* **About this exercise**
Only one stretch of the data is wanted: the line containing "- The money multiplier has", the line containing "- The monetary base is €4.833", and every line between them, copied exactly.

* **Material provided**

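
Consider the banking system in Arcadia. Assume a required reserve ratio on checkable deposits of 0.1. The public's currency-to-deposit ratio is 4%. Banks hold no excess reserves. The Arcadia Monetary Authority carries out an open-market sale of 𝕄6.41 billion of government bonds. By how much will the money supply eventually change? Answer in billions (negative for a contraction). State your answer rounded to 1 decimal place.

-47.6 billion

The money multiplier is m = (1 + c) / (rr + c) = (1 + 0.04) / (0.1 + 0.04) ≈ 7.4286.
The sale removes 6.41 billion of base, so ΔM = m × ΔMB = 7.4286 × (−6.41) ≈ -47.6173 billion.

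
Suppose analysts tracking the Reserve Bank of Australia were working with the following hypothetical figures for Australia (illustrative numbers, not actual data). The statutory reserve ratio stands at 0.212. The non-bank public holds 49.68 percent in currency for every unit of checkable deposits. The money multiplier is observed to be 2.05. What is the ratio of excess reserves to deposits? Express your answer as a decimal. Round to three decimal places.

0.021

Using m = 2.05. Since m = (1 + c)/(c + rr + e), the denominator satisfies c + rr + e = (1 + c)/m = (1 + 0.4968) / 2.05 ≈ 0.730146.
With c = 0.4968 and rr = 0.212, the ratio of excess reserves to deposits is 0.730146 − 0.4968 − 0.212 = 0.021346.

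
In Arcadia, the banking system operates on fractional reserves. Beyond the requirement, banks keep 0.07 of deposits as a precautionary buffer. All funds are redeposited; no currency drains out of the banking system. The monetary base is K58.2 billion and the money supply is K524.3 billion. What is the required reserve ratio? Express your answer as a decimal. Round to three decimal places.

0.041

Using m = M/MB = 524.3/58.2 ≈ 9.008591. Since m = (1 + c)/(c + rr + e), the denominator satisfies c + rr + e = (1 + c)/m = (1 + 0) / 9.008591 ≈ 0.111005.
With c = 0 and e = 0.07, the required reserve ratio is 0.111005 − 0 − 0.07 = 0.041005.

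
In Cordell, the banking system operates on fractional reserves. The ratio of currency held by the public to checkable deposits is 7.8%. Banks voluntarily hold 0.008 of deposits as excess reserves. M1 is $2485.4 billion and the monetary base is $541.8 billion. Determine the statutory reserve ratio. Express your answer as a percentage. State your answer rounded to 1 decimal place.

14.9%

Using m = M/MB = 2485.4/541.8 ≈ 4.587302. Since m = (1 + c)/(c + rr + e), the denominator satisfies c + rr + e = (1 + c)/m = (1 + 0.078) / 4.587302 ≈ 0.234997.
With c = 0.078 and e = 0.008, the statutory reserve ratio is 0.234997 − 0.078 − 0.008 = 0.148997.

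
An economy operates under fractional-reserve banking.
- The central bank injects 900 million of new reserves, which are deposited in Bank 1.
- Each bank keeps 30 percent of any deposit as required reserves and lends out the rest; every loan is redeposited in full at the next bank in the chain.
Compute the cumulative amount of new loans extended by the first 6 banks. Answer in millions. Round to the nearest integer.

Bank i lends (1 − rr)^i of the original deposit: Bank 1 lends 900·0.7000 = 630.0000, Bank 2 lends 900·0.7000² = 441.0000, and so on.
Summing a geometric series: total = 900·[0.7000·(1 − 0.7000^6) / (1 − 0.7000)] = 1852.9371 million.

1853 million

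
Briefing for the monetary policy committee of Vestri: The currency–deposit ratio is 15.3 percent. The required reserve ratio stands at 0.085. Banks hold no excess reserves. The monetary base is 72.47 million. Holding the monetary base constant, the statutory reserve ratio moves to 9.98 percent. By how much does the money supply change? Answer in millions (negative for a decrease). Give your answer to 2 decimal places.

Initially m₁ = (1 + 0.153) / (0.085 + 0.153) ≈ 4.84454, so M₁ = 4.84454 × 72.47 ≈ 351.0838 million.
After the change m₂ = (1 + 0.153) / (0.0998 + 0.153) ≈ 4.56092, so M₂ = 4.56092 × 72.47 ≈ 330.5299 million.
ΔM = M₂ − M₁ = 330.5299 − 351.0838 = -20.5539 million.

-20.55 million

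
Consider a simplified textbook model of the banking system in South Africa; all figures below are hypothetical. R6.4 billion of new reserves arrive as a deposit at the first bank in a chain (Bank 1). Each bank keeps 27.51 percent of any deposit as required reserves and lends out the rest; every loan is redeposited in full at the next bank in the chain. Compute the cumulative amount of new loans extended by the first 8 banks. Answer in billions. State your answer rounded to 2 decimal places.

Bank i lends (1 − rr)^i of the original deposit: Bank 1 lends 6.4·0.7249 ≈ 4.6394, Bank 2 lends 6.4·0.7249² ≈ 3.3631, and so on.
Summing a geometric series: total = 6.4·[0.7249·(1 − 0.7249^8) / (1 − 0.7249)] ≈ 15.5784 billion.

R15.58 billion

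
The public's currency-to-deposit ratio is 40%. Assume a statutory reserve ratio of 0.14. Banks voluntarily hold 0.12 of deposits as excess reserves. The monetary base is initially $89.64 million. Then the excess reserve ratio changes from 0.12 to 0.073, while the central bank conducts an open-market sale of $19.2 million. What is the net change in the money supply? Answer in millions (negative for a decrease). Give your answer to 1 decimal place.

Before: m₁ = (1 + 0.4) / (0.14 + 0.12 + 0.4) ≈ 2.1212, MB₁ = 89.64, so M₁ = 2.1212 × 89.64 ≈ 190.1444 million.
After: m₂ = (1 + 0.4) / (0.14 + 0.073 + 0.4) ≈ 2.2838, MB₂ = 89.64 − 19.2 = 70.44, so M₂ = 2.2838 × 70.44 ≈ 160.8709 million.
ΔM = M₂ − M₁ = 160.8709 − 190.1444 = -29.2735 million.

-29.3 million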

...

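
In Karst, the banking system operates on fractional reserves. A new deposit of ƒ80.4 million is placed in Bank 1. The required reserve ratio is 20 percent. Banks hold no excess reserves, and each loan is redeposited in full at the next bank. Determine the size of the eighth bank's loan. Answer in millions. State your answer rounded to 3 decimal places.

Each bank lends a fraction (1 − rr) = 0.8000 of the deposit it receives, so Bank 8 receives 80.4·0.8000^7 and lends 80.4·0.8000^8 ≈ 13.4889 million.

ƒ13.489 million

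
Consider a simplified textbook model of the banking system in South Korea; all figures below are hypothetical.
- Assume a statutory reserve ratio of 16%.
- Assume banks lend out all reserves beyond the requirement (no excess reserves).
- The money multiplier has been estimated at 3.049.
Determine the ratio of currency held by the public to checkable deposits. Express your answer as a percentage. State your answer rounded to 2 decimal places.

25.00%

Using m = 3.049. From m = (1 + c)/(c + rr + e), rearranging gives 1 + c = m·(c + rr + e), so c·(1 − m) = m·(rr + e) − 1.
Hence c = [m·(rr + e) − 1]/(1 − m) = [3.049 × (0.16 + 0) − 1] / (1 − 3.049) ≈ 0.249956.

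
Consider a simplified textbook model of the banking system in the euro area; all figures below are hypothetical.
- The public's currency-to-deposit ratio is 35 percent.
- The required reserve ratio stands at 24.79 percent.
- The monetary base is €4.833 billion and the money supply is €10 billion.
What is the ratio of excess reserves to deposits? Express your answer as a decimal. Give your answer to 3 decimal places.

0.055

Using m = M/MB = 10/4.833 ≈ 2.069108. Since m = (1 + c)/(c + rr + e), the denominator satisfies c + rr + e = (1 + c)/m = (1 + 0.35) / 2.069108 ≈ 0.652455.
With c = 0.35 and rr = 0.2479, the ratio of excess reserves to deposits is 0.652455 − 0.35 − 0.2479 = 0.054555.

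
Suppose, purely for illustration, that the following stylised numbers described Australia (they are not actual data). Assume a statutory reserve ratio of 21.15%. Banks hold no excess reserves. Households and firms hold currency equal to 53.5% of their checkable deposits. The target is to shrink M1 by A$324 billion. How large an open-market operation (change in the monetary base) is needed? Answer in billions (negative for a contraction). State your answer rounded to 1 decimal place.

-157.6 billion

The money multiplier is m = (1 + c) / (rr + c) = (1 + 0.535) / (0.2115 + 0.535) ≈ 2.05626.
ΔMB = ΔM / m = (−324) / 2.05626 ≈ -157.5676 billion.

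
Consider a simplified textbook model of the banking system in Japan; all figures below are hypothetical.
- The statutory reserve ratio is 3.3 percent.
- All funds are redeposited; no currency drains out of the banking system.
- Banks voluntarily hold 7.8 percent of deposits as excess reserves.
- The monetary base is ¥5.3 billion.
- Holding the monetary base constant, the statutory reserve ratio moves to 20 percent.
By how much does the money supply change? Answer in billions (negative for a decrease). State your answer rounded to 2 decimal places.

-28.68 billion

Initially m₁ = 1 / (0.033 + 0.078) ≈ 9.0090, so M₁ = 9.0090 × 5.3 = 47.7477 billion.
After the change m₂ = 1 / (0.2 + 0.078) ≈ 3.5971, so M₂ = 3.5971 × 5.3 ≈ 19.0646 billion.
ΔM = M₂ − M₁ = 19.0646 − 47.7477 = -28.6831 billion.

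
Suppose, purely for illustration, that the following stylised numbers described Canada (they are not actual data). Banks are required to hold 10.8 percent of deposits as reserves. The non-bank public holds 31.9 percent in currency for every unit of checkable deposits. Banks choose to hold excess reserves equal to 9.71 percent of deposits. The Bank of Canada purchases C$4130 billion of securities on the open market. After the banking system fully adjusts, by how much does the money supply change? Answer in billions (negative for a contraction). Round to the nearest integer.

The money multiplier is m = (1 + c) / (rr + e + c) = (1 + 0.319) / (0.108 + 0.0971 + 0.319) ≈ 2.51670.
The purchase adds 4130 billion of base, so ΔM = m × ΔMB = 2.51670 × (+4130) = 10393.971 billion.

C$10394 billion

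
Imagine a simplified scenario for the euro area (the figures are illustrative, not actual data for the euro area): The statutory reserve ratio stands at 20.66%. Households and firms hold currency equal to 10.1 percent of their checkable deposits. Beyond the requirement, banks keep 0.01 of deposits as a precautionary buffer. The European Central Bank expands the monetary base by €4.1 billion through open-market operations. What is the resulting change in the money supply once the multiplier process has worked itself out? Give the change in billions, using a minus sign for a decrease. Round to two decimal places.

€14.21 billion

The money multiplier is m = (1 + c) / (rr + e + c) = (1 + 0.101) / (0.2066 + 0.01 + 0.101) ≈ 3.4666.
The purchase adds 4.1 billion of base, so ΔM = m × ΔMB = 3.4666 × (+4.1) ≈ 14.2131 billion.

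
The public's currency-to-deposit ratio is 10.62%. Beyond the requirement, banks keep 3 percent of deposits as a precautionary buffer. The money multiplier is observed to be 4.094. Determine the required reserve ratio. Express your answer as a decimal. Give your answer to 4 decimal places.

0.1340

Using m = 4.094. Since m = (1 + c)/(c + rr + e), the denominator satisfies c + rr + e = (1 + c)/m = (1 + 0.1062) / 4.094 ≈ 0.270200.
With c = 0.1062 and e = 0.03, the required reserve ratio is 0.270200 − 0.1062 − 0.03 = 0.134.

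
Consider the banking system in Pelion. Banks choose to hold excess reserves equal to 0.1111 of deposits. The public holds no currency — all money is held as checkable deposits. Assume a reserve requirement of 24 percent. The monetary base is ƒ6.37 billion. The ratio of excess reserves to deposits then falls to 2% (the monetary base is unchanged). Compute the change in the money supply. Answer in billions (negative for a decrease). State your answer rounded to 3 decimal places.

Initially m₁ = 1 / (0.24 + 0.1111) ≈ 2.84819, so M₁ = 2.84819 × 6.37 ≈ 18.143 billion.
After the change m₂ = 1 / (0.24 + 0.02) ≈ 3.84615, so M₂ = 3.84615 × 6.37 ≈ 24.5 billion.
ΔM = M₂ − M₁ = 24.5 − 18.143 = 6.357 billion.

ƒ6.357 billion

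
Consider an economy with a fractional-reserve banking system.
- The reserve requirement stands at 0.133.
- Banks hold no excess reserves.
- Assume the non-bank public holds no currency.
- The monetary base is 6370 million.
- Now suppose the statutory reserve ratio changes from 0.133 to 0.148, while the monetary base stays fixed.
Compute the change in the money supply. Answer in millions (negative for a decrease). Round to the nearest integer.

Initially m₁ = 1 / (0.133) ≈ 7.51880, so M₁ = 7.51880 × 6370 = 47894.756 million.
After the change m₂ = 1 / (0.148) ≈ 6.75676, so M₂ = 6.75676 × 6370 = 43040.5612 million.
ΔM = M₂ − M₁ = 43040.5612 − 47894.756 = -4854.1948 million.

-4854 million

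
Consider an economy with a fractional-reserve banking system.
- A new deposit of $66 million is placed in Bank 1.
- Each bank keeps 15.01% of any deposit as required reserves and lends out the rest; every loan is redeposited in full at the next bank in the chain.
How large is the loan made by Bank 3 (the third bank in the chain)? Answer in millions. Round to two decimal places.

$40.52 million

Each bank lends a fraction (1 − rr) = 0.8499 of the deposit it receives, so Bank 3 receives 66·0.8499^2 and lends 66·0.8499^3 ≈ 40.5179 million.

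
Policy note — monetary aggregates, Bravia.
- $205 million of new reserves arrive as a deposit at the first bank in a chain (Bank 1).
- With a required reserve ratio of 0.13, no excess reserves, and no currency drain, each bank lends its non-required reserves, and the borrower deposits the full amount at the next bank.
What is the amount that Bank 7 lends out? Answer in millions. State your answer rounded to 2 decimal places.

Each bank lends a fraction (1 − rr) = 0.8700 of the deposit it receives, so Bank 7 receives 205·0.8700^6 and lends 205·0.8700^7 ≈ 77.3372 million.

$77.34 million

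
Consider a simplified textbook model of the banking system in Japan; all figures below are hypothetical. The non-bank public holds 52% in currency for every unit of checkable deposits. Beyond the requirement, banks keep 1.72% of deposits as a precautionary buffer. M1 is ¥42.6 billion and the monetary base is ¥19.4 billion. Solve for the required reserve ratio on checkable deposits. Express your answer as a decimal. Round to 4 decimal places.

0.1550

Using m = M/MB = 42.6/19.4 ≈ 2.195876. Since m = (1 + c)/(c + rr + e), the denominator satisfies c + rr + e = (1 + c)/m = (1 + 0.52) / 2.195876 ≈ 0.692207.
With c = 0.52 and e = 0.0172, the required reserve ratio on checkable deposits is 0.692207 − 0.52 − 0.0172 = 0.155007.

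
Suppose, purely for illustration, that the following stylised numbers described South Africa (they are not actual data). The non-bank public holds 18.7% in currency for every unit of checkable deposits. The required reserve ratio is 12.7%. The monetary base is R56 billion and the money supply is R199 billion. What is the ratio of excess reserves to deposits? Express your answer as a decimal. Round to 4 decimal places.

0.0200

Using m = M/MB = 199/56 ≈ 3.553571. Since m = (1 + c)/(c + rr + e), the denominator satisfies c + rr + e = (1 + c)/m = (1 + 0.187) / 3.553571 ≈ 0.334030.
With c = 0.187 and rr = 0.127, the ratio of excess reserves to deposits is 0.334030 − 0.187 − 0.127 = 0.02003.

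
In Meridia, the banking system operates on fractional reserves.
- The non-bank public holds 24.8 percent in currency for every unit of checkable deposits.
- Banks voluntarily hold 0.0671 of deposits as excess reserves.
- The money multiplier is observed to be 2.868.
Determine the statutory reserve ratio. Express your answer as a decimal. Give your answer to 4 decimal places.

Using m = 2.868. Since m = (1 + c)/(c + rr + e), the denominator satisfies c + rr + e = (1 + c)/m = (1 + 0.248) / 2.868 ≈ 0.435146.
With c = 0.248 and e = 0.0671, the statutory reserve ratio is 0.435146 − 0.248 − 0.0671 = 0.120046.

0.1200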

* **Answer below**
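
- The money multiplier has been estimated at 3.049.
Determine the ratio of currency held by the public to checkable deposits. Express your answer as a percentage. State your answer rounded to 2 decimal places.

25.00%

Using m = 3.049. From m = (1 + c)/(c + rr + e), rearranging gives 1 + c = m·(c + rr + e), so c·(1 − m) = m·(rr + e) − 1.
Hence c = [m·(rr + e) − 1]/(1 − m) = [3.049 × (0.16 + 0) − 1] / (1 − 3.049) ≈ 0.249956.

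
Consider a simplified textbook model of the banking system in the euro area; all figures below are hypothetical.
- The public's currency-to-deposit ratio is 35 percent.
- The required reserve ratio stands at 24.79 percent.
- The monetary base is €4.833 billion and the money supply is €10 billion.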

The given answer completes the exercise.